━━ ENTRIES SUPPLIED

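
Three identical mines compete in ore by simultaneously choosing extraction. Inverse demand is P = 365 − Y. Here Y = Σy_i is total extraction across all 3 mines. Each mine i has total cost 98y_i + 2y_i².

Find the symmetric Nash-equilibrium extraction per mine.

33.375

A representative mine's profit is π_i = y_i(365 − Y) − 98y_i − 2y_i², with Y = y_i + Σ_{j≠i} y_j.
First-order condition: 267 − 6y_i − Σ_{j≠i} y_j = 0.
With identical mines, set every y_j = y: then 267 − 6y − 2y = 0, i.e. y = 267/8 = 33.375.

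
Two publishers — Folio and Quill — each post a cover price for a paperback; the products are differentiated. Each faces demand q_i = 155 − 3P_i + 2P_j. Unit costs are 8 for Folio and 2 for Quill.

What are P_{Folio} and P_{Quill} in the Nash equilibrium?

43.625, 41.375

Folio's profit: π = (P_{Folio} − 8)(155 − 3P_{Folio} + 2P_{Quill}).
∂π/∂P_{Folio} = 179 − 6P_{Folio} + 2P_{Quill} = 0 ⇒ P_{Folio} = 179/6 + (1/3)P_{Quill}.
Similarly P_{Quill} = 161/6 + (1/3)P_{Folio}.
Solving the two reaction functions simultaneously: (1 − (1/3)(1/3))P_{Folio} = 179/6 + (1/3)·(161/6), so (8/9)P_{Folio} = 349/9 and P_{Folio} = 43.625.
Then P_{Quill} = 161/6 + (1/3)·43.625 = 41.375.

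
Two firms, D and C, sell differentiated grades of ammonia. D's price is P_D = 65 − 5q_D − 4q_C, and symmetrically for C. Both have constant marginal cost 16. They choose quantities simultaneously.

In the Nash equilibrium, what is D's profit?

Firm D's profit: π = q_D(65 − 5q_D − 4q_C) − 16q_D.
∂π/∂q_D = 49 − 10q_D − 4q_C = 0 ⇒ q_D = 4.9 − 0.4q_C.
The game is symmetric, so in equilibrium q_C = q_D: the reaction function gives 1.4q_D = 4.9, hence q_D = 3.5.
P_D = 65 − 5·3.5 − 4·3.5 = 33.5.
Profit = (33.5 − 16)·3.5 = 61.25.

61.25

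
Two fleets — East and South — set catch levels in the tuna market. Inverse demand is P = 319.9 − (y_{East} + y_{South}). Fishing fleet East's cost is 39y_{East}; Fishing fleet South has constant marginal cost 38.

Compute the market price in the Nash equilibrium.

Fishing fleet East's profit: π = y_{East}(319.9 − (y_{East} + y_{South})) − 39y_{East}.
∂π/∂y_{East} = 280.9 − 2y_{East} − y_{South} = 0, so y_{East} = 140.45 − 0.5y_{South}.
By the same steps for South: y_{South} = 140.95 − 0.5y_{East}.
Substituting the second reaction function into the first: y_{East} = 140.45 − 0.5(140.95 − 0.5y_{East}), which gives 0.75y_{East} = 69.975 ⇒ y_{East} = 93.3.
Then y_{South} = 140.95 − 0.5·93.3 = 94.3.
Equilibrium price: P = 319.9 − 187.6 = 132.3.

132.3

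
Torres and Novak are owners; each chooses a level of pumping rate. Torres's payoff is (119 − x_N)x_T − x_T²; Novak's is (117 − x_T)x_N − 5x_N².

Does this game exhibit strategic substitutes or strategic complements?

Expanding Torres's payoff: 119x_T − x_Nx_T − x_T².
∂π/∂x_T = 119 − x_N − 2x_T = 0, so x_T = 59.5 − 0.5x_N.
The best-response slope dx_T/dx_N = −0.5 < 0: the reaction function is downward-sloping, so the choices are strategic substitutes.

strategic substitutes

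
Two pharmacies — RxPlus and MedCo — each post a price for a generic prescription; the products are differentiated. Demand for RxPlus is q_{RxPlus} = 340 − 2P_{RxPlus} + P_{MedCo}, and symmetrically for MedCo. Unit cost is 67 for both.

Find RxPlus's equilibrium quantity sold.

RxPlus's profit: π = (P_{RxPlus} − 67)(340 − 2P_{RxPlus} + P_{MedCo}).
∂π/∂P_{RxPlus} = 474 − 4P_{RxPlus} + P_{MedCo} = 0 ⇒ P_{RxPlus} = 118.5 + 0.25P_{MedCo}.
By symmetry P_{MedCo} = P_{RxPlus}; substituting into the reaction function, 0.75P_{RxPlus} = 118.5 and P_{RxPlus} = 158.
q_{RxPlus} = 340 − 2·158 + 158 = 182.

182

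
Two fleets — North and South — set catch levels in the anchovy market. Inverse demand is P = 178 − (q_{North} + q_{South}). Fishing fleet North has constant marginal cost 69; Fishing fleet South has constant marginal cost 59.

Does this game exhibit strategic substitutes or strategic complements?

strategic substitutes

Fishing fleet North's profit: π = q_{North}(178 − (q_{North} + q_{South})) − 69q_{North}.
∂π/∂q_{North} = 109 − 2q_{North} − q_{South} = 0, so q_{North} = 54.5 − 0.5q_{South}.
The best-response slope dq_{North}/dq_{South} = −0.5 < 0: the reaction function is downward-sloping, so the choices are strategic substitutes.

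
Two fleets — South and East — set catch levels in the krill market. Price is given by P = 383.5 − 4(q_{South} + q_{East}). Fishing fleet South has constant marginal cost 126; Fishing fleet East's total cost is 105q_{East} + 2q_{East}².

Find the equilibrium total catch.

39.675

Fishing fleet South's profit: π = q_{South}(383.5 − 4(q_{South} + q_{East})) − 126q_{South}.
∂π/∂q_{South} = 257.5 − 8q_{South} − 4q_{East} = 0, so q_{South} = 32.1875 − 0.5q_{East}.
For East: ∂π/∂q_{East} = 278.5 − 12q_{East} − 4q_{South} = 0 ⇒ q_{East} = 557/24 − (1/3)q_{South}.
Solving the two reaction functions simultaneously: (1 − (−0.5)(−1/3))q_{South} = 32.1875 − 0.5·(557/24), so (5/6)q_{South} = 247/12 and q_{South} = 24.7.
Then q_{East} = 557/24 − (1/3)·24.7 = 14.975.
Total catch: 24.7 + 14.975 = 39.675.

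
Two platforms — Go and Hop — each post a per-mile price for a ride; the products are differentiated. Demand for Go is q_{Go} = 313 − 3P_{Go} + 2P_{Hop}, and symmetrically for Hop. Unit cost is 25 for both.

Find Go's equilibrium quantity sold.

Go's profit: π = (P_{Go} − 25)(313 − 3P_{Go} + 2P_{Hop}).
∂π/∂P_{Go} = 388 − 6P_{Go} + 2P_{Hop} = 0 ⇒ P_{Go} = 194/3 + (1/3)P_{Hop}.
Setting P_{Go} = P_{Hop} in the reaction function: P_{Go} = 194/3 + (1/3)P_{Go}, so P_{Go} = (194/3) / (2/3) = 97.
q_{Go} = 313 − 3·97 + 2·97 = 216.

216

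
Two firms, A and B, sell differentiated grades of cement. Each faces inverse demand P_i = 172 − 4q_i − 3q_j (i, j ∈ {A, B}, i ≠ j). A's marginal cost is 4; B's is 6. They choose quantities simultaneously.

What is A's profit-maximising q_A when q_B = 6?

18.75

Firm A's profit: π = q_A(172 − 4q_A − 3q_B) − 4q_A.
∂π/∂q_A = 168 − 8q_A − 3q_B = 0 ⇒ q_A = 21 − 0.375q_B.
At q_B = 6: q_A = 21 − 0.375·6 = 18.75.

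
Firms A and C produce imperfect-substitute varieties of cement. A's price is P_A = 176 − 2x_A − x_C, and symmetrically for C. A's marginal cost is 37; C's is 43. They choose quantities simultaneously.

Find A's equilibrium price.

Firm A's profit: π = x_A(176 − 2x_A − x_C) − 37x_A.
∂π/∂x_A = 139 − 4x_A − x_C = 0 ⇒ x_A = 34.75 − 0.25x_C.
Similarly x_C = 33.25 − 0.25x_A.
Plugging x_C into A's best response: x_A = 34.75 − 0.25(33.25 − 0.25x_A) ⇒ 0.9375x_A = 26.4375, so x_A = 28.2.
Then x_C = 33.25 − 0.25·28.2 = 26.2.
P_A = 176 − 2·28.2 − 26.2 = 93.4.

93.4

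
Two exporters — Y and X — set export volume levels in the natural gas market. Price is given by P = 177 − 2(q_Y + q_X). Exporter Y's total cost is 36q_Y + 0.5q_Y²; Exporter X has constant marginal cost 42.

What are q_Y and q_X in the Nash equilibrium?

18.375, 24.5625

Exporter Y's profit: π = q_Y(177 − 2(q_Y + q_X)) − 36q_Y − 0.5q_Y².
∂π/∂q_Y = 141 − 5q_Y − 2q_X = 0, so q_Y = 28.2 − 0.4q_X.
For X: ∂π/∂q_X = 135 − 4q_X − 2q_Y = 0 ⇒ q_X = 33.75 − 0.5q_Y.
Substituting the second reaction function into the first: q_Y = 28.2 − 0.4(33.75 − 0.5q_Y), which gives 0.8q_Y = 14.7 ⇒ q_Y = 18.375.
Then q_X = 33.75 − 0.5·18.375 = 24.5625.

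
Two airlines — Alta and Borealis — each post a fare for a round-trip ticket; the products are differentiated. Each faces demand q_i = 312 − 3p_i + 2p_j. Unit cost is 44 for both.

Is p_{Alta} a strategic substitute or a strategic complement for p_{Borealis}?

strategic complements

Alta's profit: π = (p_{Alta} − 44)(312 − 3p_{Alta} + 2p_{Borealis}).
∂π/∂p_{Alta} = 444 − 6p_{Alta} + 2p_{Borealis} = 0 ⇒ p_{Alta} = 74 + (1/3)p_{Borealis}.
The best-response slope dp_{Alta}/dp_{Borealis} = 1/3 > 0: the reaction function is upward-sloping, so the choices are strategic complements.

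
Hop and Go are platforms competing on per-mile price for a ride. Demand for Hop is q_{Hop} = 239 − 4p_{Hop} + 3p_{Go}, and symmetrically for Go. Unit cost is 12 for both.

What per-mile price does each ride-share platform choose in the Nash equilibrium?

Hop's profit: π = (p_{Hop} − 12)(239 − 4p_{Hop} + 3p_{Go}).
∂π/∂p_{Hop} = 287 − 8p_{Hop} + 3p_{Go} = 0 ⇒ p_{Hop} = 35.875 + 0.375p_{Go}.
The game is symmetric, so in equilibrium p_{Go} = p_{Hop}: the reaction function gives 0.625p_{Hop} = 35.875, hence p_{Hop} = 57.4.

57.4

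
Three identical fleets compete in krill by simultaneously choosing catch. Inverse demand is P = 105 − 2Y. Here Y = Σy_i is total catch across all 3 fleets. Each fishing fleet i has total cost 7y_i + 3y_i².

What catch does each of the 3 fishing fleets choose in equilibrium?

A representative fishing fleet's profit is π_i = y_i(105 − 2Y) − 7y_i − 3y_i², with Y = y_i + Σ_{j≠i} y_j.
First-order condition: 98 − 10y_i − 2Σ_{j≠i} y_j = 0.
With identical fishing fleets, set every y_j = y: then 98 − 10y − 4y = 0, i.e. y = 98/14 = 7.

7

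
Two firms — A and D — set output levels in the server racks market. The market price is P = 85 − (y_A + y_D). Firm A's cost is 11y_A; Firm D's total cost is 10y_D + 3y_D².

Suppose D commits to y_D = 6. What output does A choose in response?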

━━━━
━━ ENTRIES SUPPLIED

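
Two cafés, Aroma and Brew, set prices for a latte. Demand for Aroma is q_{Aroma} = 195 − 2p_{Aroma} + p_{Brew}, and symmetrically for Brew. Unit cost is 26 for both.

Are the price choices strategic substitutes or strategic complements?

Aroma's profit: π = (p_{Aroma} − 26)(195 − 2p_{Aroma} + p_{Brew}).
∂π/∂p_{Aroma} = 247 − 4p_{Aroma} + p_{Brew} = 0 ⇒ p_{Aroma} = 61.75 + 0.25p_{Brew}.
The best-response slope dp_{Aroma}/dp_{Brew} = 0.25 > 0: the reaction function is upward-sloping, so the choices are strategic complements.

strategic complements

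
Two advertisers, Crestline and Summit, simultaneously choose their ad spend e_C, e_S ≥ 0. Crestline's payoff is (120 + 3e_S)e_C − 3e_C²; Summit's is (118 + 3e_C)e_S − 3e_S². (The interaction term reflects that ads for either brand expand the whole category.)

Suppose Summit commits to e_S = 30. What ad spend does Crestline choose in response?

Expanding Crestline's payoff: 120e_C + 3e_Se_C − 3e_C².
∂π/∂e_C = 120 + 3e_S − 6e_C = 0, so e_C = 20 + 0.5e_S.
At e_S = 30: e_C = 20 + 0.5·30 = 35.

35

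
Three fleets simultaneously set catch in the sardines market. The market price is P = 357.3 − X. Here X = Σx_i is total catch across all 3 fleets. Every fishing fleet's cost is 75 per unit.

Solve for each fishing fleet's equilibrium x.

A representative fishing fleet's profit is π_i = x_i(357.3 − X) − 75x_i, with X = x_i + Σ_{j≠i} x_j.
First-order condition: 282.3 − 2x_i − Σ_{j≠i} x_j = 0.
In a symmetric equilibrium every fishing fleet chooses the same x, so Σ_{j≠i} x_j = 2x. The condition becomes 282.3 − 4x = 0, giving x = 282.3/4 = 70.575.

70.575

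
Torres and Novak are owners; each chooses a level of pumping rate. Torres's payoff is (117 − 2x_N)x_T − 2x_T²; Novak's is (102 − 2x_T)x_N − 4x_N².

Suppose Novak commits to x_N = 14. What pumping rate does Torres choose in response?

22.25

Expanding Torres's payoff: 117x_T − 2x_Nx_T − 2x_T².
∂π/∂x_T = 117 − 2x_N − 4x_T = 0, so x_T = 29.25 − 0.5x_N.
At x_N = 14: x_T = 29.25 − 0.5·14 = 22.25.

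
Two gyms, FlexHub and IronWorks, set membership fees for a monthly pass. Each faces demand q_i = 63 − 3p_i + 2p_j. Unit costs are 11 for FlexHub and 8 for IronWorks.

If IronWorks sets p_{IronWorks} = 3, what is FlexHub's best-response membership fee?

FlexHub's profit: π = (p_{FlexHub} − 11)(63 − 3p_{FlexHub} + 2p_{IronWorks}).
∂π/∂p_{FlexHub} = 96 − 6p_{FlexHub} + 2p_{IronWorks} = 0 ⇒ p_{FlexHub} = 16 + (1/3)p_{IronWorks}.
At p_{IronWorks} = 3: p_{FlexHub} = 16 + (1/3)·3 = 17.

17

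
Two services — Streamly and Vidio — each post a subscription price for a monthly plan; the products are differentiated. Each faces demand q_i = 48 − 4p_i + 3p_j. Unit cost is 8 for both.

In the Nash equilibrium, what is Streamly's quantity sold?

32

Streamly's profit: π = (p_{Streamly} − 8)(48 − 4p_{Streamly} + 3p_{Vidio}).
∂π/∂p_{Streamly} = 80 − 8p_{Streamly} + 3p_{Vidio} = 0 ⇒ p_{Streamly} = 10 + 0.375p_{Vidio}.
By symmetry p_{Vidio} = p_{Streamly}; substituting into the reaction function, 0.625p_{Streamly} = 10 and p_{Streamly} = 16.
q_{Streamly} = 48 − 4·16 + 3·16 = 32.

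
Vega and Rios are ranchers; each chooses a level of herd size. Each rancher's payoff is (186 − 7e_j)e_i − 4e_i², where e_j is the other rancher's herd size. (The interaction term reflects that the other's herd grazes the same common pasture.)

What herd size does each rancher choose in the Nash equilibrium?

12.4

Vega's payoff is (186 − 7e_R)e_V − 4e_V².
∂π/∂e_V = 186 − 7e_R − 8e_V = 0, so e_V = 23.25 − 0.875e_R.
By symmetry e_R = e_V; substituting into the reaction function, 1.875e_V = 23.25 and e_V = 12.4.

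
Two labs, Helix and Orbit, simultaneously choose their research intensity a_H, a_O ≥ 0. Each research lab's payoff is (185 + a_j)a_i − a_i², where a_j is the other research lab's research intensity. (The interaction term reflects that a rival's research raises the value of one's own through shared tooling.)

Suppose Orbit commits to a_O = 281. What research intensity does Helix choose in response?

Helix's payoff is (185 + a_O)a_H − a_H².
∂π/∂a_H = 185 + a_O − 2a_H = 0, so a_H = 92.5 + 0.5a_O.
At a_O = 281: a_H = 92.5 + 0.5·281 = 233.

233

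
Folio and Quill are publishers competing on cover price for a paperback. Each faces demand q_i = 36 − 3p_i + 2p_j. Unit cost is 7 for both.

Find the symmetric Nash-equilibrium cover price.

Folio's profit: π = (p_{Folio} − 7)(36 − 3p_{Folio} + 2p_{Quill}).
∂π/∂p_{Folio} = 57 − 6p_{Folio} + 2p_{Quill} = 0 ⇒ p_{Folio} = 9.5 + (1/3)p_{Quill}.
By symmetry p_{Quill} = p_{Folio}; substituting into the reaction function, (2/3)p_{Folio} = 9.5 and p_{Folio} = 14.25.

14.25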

━━━━
━━ ENTRIES SUPPLIED

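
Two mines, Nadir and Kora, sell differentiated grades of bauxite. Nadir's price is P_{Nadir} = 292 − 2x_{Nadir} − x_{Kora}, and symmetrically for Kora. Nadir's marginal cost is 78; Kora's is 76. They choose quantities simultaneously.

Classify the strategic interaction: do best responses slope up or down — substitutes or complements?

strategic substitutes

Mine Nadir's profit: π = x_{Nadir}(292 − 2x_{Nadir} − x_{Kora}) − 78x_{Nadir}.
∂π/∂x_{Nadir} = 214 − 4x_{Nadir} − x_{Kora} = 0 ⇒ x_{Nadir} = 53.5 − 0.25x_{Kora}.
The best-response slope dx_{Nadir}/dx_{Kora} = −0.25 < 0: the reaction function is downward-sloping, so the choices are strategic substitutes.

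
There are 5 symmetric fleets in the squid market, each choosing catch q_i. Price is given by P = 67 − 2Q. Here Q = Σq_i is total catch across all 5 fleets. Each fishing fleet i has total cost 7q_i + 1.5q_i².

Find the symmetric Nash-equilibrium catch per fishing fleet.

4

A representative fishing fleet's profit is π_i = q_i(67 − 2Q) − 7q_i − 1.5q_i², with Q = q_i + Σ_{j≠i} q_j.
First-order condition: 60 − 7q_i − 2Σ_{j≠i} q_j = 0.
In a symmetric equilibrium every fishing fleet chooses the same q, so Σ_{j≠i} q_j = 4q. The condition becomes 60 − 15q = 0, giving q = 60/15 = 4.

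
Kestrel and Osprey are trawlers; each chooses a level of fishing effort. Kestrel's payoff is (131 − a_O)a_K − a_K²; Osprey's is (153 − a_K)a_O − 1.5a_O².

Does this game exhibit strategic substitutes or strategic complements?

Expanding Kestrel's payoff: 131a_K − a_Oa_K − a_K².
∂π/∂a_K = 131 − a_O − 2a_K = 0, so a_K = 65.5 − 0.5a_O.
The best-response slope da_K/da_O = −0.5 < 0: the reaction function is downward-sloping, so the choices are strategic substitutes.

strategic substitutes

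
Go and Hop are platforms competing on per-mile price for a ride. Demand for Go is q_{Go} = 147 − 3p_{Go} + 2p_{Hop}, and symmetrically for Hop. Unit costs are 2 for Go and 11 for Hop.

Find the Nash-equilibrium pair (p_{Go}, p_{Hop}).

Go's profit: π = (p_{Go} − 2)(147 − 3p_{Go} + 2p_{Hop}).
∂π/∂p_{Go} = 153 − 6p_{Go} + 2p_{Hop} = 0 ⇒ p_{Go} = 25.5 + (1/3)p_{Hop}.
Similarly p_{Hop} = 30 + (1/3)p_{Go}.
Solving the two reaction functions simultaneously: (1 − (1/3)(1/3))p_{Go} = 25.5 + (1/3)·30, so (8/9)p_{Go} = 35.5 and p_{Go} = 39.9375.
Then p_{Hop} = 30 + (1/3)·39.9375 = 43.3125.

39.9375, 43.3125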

━━━━

▶ TASK DETAILS
The count of lines in the records above holding the word "krill" should be reported as a number, with nothing added.

▶ SOLUTION FOR THIS TASK
2